» Problem requirements
The entries below contain a stretch that opens with the line containing "y'' - 3 y' + 7 y = 0" and closes with the line containing "coefficients through a_4."; set down that stretch exactly, both ends included, and nothing else.

──────── Record excerpts

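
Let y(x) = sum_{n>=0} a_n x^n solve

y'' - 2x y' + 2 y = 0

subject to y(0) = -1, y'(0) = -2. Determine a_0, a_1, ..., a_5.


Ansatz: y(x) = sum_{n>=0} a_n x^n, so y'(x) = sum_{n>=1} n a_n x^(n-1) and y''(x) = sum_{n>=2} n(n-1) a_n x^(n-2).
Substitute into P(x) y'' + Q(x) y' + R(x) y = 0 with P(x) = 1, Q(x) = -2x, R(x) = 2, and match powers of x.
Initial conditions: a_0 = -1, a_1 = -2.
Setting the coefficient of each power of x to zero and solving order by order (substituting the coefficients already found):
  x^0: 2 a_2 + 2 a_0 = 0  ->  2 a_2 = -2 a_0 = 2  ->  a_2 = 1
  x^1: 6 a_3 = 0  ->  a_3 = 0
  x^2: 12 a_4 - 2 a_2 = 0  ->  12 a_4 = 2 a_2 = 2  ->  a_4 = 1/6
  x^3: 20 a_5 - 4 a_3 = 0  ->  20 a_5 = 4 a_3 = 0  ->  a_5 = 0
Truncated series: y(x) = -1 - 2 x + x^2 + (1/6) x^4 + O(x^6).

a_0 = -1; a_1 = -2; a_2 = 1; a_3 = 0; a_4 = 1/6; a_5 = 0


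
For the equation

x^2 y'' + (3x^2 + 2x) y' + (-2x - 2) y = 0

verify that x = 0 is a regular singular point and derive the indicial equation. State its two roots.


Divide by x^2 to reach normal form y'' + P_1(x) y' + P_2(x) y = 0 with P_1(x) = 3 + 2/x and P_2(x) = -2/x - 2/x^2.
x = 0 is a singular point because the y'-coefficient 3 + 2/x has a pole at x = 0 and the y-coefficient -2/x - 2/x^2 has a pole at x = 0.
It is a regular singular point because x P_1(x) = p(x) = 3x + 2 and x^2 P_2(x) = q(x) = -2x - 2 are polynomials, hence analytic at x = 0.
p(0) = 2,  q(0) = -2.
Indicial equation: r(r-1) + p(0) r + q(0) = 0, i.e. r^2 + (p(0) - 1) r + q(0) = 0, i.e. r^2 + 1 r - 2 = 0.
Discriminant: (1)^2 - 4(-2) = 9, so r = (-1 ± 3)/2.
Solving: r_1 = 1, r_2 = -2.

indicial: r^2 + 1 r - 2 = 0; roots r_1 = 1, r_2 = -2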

────────────────
──────── Record excerpts

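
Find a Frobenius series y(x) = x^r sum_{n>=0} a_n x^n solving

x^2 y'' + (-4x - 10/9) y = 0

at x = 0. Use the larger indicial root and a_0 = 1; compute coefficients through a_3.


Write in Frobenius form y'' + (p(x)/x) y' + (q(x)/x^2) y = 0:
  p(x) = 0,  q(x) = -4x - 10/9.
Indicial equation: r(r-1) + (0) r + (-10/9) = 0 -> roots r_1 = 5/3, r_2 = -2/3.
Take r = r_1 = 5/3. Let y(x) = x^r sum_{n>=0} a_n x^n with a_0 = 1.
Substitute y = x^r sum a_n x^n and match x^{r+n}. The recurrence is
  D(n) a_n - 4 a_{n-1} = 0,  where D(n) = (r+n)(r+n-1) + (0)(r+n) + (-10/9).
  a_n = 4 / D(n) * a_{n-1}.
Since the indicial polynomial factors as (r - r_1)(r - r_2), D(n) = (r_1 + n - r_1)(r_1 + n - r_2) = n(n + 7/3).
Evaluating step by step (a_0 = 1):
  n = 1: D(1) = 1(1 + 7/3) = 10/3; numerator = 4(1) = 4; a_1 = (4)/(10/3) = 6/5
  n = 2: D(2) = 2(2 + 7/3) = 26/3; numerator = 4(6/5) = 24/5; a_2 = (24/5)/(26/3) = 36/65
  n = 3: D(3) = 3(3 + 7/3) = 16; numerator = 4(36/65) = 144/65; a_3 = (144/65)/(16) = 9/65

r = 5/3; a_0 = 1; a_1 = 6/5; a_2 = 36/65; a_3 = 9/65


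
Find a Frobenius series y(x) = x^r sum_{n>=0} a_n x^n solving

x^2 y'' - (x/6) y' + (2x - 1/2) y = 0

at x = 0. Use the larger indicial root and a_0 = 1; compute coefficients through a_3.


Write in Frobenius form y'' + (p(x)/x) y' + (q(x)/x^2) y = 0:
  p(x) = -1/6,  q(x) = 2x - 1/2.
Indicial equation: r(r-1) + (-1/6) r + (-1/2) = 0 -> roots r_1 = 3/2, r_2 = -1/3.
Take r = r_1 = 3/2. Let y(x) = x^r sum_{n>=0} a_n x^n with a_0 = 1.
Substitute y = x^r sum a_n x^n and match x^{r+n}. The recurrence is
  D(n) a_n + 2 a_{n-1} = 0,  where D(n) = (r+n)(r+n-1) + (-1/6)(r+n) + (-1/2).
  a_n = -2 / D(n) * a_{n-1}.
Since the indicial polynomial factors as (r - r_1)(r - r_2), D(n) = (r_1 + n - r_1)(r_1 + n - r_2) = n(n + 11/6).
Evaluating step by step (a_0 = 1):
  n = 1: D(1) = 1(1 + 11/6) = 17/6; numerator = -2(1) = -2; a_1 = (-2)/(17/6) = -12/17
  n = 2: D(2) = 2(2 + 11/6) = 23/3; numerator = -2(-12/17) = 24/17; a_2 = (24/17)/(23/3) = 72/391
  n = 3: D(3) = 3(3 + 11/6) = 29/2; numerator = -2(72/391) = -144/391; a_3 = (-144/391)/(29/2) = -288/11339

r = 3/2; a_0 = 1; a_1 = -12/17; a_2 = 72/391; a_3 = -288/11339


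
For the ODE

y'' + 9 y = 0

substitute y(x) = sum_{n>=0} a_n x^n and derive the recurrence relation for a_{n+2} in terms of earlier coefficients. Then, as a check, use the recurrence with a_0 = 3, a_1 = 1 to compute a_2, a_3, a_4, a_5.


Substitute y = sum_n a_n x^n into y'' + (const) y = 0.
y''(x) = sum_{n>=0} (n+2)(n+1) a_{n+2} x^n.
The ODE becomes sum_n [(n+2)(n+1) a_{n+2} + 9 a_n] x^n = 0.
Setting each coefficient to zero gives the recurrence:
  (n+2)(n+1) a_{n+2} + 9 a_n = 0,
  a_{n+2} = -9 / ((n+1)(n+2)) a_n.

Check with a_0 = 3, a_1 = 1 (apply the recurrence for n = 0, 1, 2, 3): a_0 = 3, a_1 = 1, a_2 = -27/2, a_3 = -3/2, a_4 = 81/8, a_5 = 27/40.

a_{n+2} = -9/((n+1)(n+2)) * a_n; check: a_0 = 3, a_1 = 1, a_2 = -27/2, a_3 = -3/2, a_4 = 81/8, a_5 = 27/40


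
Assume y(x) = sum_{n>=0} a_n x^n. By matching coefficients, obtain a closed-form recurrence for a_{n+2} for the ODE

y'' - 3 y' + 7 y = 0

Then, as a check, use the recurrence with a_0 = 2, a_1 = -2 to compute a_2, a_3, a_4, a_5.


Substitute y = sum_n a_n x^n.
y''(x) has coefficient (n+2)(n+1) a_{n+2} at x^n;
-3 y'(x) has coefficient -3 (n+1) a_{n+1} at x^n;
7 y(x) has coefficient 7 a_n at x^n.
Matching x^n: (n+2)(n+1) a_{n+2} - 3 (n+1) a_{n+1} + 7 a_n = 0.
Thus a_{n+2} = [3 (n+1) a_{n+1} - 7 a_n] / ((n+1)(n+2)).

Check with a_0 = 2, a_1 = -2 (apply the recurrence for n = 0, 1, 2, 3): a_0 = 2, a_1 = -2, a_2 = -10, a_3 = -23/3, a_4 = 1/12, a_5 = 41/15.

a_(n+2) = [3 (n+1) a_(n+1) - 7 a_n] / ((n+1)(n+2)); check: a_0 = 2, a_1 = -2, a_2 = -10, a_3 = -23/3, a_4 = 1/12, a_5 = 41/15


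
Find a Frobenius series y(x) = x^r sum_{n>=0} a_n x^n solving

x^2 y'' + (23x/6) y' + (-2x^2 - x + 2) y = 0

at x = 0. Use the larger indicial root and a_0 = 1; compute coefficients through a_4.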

────────────────
──────── Record excerpts

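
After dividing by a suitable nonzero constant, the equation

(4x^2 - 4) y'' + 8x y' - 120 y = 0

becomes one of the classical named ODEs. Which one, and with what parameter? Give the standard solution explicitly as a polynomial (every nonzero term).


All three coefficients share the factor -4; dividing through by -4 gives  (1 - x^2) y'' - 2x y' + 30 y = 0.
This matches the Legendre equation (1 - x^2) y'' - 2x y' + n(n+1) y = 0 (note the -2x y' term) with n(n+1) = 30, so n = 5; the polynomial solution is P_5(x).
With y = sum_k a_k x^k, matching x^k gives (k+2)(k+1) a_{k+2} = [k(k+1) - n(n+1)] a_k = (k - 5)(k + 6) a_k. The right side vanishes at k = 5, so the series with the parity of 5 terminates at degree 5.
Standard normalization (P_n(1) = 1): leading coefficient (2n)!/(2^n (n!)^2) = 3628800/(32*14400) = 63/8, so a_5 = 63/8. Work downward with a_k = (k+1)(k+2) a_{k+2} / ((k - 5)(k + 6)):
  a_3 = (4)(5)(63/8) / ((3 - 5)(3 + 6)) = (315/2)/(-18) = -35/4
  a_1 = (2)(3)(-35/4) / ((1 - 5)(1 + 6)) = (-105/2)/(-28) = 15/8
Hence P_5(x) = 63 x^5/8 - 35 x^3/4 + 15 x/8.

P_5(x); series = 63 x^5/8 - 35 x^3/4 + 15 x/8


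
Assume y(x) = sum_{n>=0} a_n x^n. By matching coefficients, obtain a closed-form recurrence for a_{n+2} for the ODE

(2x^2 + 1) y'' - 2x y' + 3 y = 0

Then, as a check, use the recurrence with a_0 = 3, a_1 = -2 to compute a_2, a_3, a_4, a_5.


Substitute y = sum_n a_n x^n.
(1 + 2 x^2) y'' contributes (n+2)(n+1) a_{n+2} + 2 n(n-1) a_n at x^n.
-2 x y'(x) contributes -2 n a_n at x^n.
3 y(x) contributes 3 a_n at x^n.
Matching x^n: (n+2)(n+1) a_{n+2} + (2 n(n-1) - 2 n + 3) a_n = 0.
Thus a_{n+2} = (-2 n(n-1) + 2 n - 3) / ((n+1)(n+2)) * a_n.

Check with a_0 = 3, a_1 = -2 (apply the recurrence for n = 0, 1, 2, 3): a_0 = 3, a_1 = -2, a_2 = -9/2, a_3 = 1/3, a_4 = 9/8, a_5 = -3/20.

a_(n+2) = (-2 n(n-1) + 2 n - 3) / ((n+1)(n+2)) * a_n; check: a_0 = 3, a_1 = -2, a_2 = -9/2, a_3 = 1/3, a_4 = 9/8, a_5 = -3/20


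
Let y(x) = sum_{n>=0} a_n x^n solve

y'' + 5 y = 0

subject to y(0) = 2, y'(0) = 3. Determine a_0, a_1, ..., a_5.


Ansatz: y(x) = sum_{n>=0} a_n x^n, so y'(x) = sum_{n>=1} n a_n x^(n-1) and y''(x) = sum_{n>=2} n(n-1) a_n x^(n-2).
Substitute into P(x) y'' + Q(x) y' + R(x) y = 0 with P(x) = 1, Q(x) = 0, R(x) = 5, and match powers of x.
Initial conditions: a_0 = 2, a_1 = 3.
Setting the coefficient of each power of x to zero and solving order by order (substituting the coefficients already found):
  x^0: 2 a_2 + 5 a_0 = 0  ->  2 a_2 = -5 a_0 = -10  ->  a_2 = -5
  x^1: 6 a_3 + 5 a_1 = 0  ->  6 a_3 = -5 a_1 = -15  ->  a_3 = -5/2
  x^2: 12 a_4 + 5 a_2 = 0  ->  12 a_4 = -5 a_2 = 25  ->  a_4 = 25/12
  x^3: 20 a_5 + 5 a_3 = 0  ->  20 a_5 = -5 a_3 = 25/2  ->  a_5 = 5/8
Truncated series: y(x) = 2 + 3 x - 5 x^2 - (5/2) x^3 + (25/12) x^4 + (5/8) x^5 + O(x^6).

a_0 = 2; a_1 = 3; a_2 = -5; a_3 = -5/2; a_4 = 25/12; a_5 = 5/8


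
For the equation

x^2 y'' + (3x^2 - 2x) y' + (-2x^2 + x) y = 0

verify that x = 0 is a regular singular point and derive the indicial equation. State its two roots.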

────────────────

» Response to the task
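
y'' - 3 y' + 7 y = 0

Then, as a check, use the recurrence with a_0 = 2, a_1 = -2 to compute a_2, a_3, a_4, a_5.


Substitute y = sum_n a_n x^n.
y''(x) has coefficient (n+2)(n+1) a_{n+2} at x^n;
-3 y'(x) has coefficient -3 (n+1) a_{n+1} at x^n;
7 y(x) has coefficient 7 a_n at x^n.
Matching x^n: (n+2)(n+1) a_{n+2} - 3 (n+1) a_{n+1} + 7 a_n = 0.
Thus a_{n+2} = [3 (n+1) a_{n+1} - 7 a_n] / ((n+1)(n+2)).

Check with a_0 = 2, a_1 = -2 (apply the recurrence for n = 0, 1, 2, 3): a_0 = 2, a_1 = -2, a_2 = -10, a_3 = -23/3, a_4 = 1/12, a_5 = 41/15.

a_(n+2) = [3 (n+1) a_(n+1) - 7 a_n] / ((n+1)(n+2)); check: a_0 = 2, a_1 = -2, a_2 = -10, a_3 = -23/3, a_4 = 1/12, a_5 = 41/15


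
Find a Frobenius series y(x) = x^r sum_{n>=0} a_n x^n solving

x^2 y'' + (23x/6) y' + (-2x^2 - x + 2) y = 0

at x = 0. Use the larger indicial root and a_0 = 1; compute coefficients through a_4.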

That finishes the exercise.